[Dataset entries]
──────────────────────────────
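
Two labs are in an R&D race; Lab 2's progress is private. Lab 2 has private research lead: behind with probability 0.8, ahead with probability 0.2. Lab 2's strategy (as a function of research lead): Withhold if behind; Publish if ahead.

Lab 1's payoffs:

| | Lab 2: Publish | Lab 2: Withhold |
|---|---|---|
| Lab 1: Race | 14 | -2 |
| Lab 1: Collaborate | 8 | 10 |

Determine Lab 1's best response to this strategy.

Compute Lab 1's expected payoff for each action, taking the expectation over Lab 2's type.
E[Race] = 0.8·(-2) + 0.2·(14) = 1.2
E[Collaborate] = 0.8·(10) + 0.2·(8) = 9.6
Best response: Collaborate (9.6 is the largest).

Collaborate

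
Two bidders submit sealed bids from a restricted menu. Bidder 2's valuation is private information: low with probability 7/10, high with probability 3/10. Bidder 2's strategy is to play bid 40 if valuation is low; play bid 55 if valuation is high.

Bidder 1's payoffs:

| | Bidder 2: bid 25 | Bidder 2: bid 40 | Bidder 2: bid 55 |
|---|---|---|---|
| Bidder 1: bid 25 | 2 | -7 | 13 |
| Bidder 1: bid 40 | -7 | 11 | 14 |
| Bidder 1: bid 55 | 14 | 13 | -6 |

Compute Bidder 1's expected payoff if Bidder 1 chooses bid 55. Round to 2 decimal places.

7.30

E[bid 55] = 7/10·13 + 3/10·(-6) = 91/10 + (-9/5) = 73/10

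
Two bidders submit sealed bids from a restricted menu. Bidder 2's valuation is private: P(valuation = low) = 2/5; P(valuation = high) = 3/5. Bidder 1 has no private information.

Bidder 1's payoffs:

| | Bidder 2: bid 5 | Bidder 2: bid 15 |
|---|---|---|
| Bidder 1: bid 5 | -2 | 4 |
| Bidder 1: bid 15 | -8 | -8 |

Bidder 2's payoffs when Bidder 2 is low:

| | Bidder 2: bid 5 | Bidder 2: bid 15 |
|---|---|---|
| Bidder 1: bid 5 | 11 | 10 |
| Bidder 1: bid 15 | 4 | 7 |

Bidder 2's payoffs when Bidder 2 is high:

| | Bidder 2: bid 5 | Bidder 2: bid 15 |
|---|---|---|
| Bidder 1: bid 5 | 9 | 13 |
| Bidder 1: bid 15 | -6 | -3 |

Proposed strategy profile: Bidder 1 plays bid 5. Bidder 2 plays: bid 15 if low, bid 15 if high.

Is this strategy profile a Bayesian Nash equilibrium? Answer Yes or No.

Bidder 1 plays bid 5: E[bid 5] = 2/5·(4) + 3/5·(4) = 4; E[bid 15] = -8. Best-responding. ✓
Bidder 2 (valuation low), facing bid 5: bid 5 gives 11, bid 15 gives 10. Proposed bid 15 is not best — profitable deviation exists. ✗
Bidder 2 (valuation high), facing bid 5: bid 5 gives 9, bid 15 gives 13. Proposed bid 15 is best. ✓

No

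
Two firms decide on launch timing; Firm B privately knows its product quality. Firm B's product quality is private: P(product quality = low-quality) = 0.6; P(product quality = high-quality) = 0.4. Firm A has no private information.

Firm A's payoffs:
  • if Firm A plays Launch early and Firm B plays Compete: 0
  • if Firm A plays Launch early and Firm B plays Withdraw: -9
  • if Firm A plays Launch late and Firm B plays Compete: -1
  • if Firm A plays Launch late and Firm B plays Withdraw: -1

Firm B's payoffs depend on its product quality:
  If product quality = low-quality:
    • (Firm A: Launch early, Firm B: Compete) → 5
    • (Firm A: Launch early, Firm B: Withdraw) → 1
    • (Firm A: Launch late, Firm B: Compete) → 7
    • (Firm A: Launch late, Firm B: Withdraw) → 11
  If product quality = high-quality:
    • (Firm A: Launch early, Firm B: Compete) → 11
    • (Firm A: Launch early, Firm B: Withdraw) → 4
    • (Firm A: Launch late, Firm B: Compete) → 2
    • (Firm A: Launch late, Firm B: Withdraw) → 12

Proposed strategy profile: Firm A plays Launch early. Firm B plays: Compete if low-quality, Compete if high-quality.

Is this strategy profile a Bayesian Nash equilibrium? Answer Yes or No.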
──────────────────────────────
PROBLEM DETAILS:
In the records above, locate the lines holding the word "bids". Copy each of them.

ANSWER BOX:
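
Two bidders submit sealed bids from a restricted menu. Bidder 2's valuation is private information: low with probability 7/10, high with probability 3/10. Bidder 2's strategy is to play bid 40 if valuation is low; play bid 55 if valuation is high.
Two bidders submit sealed bids from a restricted menu. Bidder 2's valuation is private: P(valuation = low) = 2/5; P(valuation = high) = 3/5. Bidder 1 has no private information.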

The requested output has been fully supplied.